START MATERIAL SHOWN

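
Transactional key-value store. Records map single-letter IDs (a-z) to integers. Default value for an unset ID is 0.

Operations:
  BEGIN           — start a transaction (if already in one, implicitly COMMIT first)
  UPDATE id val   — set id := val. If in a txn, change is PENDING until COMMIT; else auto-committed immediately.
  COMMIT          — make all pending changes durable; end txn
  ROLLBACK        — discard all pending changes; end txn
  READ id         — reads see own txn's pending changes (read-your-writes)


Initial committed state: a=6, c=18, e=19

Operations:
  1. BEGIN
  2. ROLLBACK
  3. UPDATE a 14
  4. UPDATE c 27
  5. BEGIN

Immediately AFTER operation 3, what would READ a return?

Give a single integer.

Initial committed: {a=6, c=18, e=19}
Op 1: BEGIN: in_txn=True, pending={}
Op 2: ROLLBACK: discarded pending []; in_txn=False
Op 3: UPDATE a=14 (auto-commit; committed a=14)
After op 3: visible(a) = 14 (pending={}, committed={a=14, c=18, e=19})

Answer: 14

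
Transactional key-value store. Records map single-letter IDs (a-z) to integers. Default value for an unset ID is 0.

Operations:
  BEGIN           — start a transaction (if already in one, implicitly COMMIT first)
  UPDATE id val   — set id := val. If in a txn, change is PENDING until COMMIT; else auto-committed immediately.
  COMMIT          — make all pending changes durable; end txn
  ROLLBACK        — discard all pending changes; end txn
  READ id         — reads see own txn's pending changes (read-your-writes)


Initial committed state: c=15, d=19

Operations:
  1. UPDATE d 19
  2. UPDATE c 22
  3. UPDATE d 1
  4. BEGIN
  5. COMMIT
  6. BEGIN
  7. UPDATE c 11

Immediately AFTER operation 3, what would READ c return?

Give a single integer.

Initial committed: {c=15, d=19}
Op 1: UPDATE d=19 (auto-commit; committed d=19)
Op 2: UPDATE c=22 (auto-commit; committed c=22)
Op 3: UPDATE d=1 (auto-commit; committed d=1)
After op 3: visible(c) = 22 (pending={}, committed={c=22, d=1})

Answer: 22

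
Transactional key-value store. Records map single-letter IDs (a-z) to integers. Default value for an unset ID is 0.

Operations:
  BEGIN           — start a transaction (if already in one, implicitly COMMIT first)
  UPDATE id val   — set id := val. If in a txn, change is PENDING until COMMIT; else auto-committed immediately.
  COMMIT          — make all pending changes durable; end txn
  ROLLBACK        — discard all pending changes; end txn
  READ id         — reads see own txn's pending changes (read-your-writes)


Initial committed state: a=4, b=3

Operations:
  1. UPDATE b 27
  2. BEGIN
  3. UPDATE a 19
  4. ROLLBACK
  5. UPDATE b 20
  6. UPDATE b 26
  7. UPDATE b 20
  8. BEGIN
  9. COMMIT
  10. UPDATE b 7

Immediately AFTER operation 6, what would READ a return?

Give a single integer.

Answer: 4

Derivation:
Initial committed: {a=4, b=3}
Op 1: UPDATE b=27 (auto-commit; committed b=27)
Op 2: BEGIN: in_txn=True, pending={}
Op 3: UPDATE a=19 (pending; pending now {a=19})
Op 4: ROLLBACK: discarded pending ['a']; in_txn=False
Op 5: UPDATE b=20 (auto-commit; committed b=20)
Op 6: UPDATE b=26 (auto-commit; committed b=26)
After op 6: visible(a) = 4 (pending={}, committed={a=4, b=26})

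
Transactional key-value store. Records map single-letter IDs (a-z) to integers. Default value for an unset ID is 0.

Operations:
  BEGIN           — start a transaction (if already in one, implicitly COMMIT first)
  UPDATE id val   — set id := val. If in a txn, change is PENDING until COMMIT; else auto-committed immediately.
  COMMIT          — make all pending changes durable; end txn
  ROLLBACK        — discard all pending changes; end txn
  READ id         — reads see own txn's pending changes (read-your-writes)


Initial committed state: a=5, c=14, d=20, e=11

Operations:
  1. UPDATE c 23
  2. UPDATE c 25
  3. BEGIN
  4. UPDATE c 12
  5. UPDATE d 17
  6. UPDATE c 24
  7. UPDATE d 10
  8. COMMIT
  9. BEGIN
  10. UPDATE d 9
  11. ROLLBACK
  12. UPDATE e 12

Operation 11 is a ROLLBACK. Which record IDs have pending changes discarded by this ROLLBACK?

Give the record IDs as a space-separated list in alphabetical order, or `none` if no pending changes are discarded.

Answer: d

Derivation:
Initial committed: {a=5, c=14, d=20, e=11}
Op 1: UPDATE c=23 (auto-commit; committed c=23)
Op 2: UPDATE c=25 (auto-commit; committed c=25)
Op 3: BEGIN: in_txn=True, pending={}
Op 4: UPDATE c=12 (pending; pending now {c=12})
Op 5: UPDATE d=17 (pending; pending now {c=12, d=17})
Op 6: UPDATE c=24 (pending; pending now {c=24, d=17})
Op 7: UPDATE d=10 (pending; pending now {c=24, d=10})
Op 8: COMMIT: merged ['c', 'd'] into committed; committed now {a=5, c=24, d=10, e=11}
Op 9: BEGIN: in_txn=True, pending={}
Op 10: UPDATE d=9 (pending; pending now {d=9})
Op 11: ROLLBACK: discarded pending ['d']; in_txn=False
Op 12: UPDATE e=12 (auto-commit; committed e=12)
ROLLBACK at op 11 discards: ['d']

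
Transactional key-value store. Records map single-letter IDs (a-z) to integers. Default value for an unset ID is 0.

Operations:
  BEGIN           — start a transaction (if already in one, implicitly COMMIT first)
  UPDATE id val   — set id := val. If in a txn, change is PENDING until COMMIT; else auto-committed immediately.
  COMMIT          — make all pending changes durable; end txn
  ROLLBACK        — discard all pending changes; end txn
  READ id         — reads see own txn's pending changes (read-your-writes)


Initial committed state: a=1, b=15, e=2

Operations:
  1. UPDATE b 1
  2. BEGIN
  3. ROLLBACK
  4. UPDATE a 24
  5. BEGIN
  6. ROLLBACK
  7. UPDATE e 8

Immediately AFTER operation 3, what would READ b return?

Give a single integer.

Initial committed: {a=1, b=15, e=2}
Op 1: UPDATE b=1 (auto-commit; committed b=1)
Op 2: BEGIN: in_txn=True, pending={}
Op 3: ROLLBACK: discarded pending []; in_txn=False
After op 3: visible(b) = 1 (pending={}, committed={a=1, b=1, e=2})

Answer: 1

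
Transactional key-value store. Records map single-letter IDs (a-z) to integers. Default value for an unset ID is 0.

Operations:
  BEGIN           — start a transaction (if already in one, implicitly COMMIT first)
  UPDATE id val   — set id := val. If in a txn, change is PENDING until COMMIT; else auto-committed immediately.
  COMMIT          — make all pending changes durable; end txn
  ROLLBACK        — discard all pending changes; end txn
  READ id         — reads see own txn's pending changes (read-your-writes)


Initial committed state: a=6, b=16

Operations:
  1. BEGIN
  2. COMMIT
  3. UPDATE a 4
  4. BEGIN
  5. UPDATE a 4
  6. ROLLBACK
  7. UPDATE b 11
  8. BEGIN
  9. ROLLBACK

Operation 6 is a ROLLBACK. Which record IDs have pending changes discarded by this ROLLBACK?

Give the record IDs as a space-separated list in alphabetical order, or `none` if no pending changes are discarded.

Answer: a

Derivation:
Initial committed: {a=6, b=16}
Op 1: BEGIN: in_txn=True, pending={}
Op 2: COMMIT: merged [] into committed; committed now {a=6, b=16}
Op 3: UPDATE a=4 (auto-commit; committed a=4)
Op 4: BEGIN: in_txn=True, pending={}
Op 5: UPDATE a=4 (pending; pending now {a=4})
Op 6: ROLLBACK: discarded pending ['a']; in_txn=False
Op 7: UPDATE b=11 (auto-commit; committed b=11)
Op 8: BEGIN: in_txn=True, pending={}
Op 9: ROLLBACK: discarded pending []; in_txn=False
ROLLBACK at op 6 discards: ['a']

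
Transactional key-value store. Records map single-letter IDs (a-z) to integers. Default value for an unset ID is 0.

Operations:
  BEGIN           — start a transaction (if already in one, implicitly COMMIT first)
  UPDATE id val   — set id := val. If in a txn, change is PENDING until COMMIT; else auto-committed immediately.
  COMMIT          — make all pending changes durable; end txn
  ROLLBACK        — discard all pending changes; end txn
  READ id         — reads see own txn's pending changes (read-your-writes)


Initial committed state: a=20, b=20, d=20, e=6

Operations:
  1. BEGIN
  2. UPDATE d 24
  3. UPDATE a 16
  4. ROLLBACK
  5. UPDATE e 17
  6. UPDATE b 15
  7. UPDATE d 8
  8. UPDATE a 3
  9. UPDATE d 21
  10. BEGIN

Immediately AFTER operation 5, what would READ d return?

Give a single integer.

Initial committed: {a=20, b=20, d=20, e=6}
Op 1: BEGIN: in_txn=True, pending={}
Op 2: UPDATE d=24 (pending; pending now {d=24})
Op 3: UPDATE a=16 (pending; pending now {a=16, d=24})
Op 4: ROLLBACK: discarded pending ['a', 'd']; in_txn=False
Op 5: UPDATE e=17 (auto-commit; committed e=17)
After op 5: visible(d) = 20 (pending={}, committed={a=20, b=20, d=20, e=17})

Answer: 20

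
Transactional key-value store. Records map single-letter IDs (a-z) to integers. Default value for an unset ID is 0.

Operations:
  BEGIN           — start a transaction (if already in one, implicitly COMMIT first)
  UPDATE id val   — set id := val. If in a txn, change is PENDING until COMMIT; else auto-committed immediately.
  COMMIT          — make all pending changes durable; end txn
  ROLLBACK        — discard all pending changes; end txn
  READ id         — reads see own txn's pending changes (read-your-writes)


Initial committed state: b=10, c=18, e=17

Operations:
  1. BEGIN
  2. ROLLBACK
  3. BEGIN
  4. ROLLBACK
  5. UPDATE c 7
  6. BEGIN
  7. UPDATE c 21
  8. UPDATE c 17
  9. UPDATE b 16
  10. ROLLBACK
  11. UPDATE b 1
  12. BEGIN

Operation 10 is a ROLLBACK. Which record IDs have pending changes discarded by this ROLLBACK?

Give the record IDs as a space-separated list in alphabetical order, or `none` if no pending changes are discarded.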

END MATERIAL SHOWN

DIRECTIONS FOR THIS TASK
Please report how many lines in the records above contain the word "would", and give nothing but the number.

YOUR SOLUTION
5